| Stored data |

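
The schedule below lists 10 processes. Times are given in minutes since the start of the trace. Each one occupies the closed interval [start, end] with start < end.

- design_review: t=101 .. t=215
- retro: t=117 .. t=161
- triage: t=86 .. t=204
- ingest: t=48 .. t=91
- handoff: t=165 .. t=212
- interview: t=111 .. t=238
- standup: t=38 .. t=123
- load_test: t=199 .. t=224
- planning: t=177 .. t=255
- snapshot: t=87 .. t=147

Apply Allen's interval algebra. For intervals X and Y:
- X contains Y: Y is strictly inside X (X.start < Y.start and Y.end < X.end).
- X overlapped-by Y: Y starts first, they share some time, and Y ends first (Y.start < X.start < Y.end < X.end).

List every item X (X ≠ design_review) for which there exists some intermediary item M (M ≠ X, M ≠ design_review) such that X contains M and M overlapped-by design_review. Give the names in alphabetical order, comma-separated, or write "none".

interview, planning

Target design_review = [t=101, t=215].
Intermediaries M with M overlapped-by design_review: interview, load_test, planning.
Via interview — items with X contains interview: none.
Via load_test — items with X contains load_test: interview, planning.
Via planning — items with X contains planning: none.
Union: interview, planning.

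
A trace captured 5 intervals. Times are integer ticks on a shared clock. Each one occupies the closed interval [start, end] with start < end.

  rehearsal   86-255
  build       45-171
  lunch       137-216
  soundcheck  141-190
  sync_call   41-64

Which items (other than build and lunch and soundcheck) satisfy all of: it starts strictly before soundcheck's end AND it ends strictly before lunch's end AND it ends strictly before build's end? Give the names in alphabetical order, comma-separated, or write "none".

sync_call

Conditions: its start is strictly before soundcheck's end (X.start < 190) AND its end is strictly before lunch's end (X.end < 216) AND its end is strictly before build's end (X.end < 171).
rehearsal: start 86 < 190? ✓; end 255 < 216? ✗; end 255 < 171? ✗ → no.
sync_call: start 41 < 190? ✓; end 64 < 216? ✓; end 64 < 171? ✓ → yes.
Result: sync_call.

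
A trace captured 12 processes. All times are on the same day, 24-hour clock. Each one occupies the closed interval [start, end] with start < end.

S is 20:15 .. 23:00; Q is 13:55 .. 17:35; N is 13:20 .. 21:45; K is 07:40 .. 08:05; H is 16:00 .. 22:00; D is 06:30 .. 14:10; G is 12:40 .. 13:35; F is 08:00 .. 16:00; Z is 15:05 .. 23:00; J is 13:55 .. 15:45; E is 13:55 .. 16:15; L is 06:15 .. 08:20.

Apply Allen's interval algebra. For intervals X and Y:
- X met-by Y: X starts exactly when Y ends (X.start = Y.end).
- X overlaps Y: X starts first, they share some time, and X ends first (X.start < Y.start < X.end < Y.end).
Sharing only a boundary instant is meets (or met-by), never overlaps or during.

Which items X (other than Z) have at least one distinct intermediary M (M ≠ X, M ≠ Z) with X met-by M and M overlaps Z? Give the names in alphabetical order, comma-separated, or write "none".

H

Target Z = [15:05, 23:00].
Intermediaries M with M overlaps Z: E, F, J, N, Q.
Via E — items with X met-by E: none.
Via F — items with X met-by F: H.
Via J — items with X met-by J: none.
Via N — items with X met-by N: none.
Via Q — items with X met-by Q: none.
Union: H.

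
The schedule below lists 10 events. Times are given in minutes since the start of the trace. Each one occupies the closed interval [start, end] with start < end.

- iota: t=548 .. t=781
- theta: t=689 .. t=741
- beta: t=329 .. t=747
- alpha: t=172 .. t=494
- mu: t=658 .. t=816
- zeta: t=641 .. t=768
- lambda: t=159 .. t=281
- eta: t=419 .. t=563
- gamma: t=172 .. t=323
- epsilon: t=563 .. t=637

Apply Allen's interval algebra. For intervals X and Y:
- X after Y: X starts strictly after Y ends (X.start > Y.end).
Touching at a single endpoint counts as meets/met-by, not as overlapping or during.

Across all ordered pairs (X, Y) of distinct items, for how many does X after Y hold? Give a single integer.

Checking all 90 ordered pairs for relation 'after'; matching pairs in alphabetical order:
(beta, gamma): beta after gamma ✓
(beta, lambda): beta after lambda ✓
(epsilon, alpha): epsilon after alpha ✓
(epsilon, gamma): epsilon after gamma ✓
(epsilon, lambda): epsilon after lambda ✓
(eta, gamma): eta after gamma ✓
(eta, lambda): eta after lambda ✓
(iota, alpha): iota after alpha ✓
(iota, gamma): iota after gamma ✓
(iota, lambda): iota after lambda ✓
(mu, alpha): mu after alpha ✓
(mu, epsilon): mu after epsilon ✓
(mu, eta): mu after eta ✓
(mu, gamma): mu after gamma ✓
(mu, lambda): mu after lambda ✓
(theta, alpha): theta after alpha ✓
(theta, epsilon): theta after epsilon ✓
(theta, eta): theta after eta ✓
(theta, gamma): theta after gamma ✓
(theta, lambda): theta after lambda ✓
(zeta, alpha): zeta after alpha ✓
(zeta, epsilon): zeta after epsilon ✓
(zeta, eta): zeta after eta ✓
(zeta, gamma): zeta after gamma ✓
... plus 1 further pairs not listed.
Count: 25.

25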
---
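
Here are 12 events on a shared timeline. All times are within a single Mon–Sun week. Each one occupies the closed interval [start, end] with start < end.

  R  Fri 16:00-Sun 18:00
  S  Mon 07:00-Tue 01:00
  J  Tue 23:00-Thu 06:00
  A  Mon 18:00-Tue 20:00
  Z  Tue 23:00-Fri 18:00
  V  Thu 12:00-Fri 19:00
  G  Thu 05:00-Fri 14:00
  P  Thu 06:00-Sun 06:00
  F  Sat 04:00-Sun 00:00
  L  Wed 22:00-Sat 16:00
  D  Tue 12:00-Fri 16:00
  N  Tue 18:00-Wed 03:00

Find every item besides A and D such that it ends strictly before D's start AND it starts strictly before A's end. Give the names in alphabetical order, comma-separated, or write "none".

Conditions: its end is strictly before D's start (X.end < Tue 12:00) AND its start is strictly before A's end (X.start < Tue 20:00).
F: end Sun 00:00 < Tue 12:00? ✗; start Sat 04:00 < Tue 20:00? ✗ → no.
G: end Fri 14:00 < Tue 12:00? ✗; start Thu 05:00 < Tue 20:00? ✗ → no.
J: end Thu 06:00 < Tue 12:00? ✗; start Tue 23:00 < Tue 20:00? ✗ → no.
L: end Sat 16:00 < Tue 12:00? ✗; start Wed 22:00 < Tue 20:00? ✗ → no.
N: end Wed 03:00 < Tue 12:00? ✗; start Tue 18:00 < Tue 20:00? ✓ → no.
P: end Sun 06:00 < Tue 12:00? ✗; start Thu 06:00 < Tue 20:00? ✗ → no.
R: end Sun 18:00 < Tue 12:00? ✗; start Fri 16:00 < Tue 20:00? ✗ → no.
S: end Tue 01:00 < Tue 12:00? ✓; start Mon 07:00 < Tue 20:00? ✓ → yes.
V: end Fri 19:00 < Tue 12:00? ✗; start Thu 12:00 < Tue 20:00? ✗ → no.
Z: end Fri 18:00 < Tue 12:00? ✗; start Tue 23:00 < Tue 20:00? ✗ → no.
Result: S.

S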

| EXERCISE DETAILS |
Some lines of the records may contain the string "first". State how many do, as a number alone.

| SOLUTION FOR THIS EXERCISE |
2